**EXERCISE DETAILS:**
In the records below, the line with "(10 11 14 12)" opens the range and the line with "((0 12 15 10" closes it; print that range exactly and nothing else.

**Dataset entries:**
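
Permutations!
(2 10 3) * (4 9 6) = (2 10 3)(4 9 6) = [0, 1, 10, 2, 9, 5, 4, 7, 8, 6, 3]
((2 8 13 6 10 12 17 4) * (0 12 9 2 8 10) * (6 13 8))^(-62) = (0 4 12 6 17)(2 10 9)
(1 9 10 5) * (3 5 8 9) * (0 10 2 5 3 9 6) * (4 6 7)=(0 10 8 7 4 6)(1 9 2 5)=[10, 9, 5, 3, 6, 1, 0, 4, 7, 2, 8]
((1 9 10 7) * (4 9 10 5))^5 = (1 7 10)(4 5 9) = ((1 10 7)(4 9 5))^5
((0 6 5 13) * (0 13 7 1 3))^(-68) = (13)(0 1 5)(3 7 6)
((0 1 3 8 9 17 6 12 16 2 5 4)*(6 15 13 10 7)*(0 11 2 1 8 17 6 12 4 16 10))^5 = ((0 8 9 6 4 11 2 5 16 1 3 17 15 13)(7 12 10))^5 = (0 11 3 8 2 17 9 5 15 6 16 13 4 1)(7 10 12)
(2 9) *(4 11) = (2 9)(4 11) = [0, 1, 9, 3, 11, 5, 6, 7, 8, 2, 10, 4]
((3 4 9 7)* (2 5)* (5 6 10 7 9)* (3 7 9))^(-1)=((2 6 10 9 3 4 5))^(-1)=(2 5 4 3 9 10 6)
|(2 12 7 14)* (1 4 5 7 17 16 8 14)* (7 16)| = |(1 4 5 16 8 14 2 12 17 7)| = 10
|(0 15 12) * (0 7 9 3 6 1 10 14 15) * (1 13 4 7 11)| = 6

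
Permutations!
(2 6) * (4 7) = (2 6)(4 7) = [0, 1, 6, 3, 7, 5, 2, 4]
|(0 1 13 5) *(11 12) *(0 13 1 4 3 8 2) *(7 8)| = |(0 4 3 7 8 2)(5 13)(11 12)| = 6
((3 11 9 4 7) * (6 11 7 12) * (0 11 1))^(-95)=(0 4 1 9 6 11 12)(3 7)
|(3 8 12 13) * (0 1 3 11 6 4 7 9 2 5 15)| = 14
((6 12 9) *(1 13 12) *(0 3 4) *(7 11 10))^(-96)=(1 6 9 12 13)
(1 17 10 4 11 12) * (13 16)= [0, 17, 2, 3, 11, 5, 6, 7, 8, 9, 4, 12, 1, 16, 14, 15, 13, 10]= (1 17 10 4 11 12)(13 16)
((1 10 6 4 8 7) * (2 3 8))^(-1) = ((1 10 6 4 2 3 8 7))^(-1) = (1 7 8 3 2 4 6 10)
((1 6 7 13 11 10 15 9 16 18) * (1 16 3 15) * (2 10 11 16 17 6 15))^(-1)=((1 15 9 3 2 10)(6 7 13 16 18 17))^(-1)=(1 10 2 3 9 15)(6 17 18 16 13 7)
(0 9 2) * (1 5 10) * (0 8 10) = (0 9 2 8 10 1 5) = [9, 5, 8, 3, 4, 0, 6, 7, 10, 2, 1]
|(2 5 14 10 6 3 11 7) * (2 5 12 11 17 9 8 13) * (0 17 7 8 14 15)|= 10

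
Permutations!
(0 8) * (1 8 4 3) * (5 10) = (0 4 3 1 8)(5 10) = [4, 8, 2, 1, 3, 10, 6, 7, 0, 9, 5]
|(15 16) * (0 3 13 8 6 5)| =|(0 3 13 8 6 5)(15 16)| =6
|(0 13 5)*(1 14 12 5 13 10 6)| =|(0 10 6 1 14 12 5)| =7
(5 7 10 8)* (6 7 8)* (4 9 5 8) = (4 9 5)(6 7 10) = [0, 1, 2, 3, 9, 4, 7, 10, 8, 5, 6]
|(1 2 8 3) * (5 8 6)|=|(1 2 6 5 8 3)|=6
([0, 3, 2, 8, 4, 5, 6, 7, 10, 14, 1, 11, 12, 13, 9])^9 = [0, 3, 2, 8, 4, 5, 6, 7, 10, 14, 1, 11, 12, 13, 9]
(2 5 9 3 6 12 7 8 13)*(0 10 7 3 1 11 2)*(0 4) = (0 10 7 8 13 4)(1 11 2 5 9)(3 6 12) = [10, 11, 5, 6, 0, 9, 12, 8, 13, 1, 7, 2, 3, 4]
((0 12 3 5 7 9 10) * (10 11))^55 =(0 10 11 9 7 5 3 12)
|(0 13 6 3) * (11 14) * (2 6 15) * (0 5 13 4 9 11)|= |(0 4 9 11 14)(2 6 3 5 13 15)|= 30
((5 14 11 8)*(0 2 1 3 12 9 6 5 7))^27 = (0 3 6 11)(1 9 14 7)(2 12 5 8) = ((0 2 1 3 12 9 6 5 14 11 8 7))^27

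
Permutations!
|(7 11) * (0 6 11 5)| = |(0 6 11 7 5)| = 5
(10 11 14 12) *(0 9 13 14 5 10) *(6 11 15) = [9, 1, 2, 3, 4, 10, 11, 7, 8, 13, 15, 5, 0, 14, 12, 6] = (0 9 13 14 12)(5 10 15 6 11)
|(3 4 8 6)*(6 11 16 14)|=|(3 4 8 11 16 14 6)|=7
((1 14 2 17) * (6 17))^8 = ((1 14 2 6 17))^8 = (1 6 14 17 2)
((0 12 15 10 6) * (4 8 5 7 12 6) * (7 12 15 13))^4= (4 13)(5 15)(7 8)(10 12)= ((0 6)(4 8 5 12 13 7 15 10))^4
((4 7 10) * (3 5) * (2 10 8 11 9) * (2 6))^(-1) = (2 6 9 11 8 7 4 10)(3 5)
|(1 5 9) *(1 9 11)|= |(1 5 11)|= 3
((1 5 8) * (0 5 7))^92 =(0 8 7 5 1)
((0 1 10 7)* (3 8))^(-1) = (0 7 10 1)(3 8)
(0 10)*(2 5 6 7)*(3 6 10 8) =[8, 1, 5, 6, 4, 10, 7, 2, 3, 9, 0] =(0 8 3 6 7 2 5 10)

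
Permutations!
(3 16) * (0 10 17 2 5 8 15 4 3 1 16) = (0 10 17 2 5 8 15 4 3)(1 16) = [10, 16, 5, 0, 3, 8, 6, 7, 15, 9, 17, 11, 12, 13, 14, 4, 1, 2]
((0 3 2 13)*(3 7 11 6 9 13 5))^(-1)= (0 13 9 6 11 7)(2 3 5)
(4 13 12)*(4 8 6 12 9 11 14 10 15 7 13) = [0, 1, 2, 3, 4, 5, 12, 13, 6, 11, 15, 14, 8, 9, 10, 7] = (6 12 8)(7 13 9 11 14 10 15)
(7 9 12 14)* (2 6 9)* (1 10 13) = [0, 10, 6, 3, 4, 5, 9, 2, 8, 12, 13, 11, 14, 1, 7] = (1 10 13)(2 6 9 12 14 7)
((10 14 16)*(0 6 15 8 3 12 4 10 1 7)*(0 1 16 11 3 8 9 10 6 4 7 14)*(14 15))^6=((16)(0 4 6 14 11 3 12 7 1 15 9 10))^6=(16)(0 12)(1 6)(3 10)(4 7)(9 11)(14 15)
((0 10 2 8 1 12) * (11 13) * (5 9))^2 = ((0 10 2 8 1 12)(5 9)(11 13))^2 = (13)(0 2 1)(8 12 10)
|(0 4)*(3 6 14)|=6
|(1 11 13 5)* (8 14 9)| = 12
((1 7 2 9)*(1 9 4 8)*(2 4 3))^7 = ((9)(1 7 4 8)(2 3))^7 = (9)(1 8 4 7)(2 3)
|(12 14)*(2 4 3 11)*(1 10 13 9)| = 4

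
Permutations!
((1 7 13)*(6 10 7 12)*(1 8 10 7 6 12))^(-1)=((6 7 13 8 10))^(-1)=(6 10 8 13 7)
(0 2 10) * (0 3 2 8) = (0 8)(2 10 3) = [8, 1, 10, 2, 4, 5, 6, 7, 0, 9, 3]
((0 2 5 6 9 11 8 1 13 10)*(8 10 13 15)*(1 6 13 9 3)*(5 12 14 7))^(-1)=(0 10 11 9 13 5 7 14 12 2)(1 3 6 8 15)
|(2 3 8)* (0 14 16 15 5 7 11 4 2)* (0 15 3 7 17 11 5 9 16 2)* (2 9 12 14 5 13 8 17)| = |(0 5 2 7 13 8 15 12 14 9 16 3 17 11 4)| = 15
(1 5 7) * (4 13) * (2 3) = (1 5 7)(2 3)(4 13) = [0, 5, 3, 2, 13, 7, 6, 1, 8, 9, 10, 11, 12, 4]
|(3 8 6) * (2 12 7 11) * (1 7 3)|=|(1 7 11 2 12 3 8 6)|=8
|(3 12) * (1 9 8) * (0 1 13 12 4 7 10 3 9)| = 4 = |(0 1)(3 4 7 10)(8 13 12 9)|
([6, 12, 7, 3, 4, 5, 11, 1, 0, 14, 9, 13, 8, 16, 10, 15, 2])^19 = (0 8 12 1 7 2 16 13 11 6)(9 14 10)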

**ANSWER:**
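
(10 11 14 12) *(0 9 13 14 5 10) *(6 11 15) = [9, 1, 2, 3, 4, 10, 11, 7, 8, 13, 15, 5, 0, 14, 12, 6] = (0 9 13 14 12)(5 10 15 6 11)
|(3 4 8 6)*(6 11 16 14)|=|(3 4 8 11 16 14 6)|=7
((1 14 2 17) * (6 17))^8 = ((1 14 2 6 17))^8 = (1 6 14 17 2)
((0 12 15 10 6) * (4 8 5 7 12 6) * (7 12 15 13))^4= (4 13)(5 15)(7 8)(10 12)= ((0 6)(4 8 5 12 13 7 15 10))^4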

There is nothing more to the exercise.